PROBLEM TO WORK ON –
Transcribe every line of the records verbatim.

###

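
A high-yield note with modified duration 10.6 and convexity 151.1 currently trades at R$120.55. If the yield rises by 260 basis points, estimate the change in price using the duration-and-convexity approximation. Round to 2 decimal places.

Duration effect: -D_mod·Δy = -10.6 × (+0.026) = -0.275600
Convexity effect: ½·C·(Δy)² = 0.5 × 151.1 × (0.026)² = +0.0510718
ΔP/P ≈ -0.275600 + 0.0510718 = -0.2245282
ΔP ≈ 120.55 × (-0.2245282) = -27.06687451.

-R$27.07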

###

RESULT FOR THIS TASK –
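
A high-yield note with modified duration 10.6 and convexity 151.1 currently trades at R$120.55. If the yield rises by 260 basis points, estimate the change in price using the duration-and-convexity approximation. Round to 2 decimal places.

Duration effect: -D_mod·Δy = -10.6 × (+0.026) = -0.275600
Convexity effect: ½·C·(Δy)² = 0.5 × 151.1 × (0.026)² = +0.0510718
ΔP/P ≈ -0.275600 + 0.0510718 = -0.2245282
ΔP ≈ 120.55 × (-0.2245282) = -27.06687451.

-R$27.07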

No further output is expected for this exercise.